> [Requirement]: Reproduce the entries that follow verbatim, down to the final line.
*****
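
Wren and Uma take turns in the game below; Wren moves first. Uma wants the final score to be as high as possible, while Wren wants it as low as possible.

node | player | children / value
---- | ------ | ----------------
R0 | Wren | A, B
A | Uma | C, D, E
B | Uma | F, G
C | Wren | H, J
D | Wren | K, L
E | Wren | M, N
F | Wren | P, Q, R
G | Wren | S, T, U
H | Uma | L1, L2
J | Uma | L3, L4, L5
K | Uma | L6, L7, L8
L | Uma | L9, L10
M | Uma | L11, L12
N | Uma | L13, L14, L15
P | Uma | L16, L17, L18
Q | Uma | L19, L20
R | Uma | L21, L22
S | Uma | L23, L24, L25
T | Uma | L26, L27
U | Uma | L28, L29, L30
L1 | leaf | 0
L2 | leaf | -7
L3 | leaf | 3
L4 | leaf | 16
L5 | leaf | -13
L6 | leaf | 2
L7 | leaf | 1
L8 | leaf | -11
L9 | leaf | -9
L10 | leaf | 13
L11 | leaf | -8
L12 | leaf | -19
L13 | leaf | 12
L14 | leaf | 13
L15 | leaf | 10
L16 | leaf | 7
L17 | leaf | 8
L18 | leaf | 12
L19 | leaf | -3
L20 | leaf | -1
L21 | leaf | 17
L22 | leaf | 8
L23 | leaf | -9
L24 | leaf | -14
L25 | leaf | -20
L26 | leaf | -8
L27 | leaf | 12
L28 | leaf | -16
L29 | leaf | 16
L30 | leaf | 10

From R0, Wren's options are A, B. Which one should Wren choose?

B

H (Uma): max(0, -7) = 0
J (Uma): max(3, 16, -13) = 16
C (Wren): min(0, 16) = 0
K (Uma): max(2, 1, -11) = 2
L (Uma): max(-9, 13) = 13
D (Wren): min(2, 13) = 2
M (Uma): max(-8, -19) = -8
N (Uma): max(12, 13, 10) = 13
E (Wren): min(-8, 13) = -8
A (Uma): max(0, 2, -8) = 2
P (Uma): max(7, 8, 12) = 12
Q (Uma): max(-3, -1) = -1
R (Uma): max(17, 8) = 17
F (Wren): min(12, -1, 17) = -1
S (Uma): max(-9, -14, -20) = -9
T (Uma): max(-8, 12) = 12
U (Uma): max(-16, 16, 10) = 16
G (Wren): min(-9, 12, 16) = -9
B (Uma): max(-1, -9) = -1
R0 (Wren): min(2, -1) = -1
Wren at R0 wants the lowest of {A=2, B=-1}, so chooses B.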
*****
> [Task answer]:
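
Wren and Uma take turns in the game below; Wren moves first. Uma wants the final score to be as high as possible, while Wren wants it as low as possible.

node | player | children / value
---- | ------ | ----------------
R0 | Wren | A, B
A | Uma | C, D, E
B | Uma | F, G
C | Wren | H, J
D | Wren | K, L
E | Wren | M, N
F | Wren | P, Q, R
G | Wren | S, T, U
H | Uma | L1, L2
J | Uma | L3, L4, L5
K | Uma | L6, L7, L8
L | Uma | L9, L10
M | Uma | L11, L12
N | Uma | L13, L14, L15
P | Uma | L16, L17, L18
Q | Uma | L19, L20
R | Uma | L21, L22
S | Uma | L23, L24, L25
T | Uma | L26, L27
U | Uma | L28, L29, L30
L1 | leaf | 0
L2 | leaf | -7
L3 | leaf | 3
L4 | leaf | 16
L5 | leaf | -13
L6 | leaf | 2
L7 | leaf | 1
L8 | leaf | -11
L9 | leaf | -9
L10 | leaf | 13
L11 | leaf | -8
L12 | leaf | -19
L13 | leaf | 12
L14 | leaf | 13
L15 | leaf | 10
L16 | leaf | 7
L17 | leaf | 8
L18 | leaf | 12
L19 | leaf | -3
L20 | leaf | -1
L21 | leaf | 17
L22 | leaf | 8
L23 | leaf | -9
L24 | leaf | -14
L25 | leaf | -20
L26 | leaf | -8
L27 | leaf | 12
L28 | leaf | -16
L29 | leaf | 16
L30 | leaf | 10

From R0, Wren's options are A, B. Which one should Wren choose?

B

H (Uma): max(0, -7) = 0
J (Uma): max(3, 16, -13) = 16
C (Wren): min(0, 16) = 0
K (Uma): max(2, 1, -11) = 2
L (Uma): max(-9, 13) = 13
D (Wren): min(2, 13) = 2
M (Uma): max(-8, -19) = -8
N (Uma): max(12, 13, 10) = 13
E (Wren): min(-8, 13) = -8
A (Uma): max(0, 2, -8) = 2
P (Uma): max(7, 8, 12) = 12
Q (Uma): max(-3, -1) = -1
R (Uma): max(17, 8) = 17
F (Wren): min(12, -1, 17) = -1
S (Uma): max(-9, -14, -20) = -9
T (Uma): max(-8, 12) = 12
U (Uma): max(-16, 16, 10) = 16
G (Wren): min(-9, 12, 16) = -9
B (Uma): max(-1, -9) = -1
R0 (Wren): min(2, -1) = -1
Wren at R0 wants the lowest of {A=2, B=-1}, so chooses B.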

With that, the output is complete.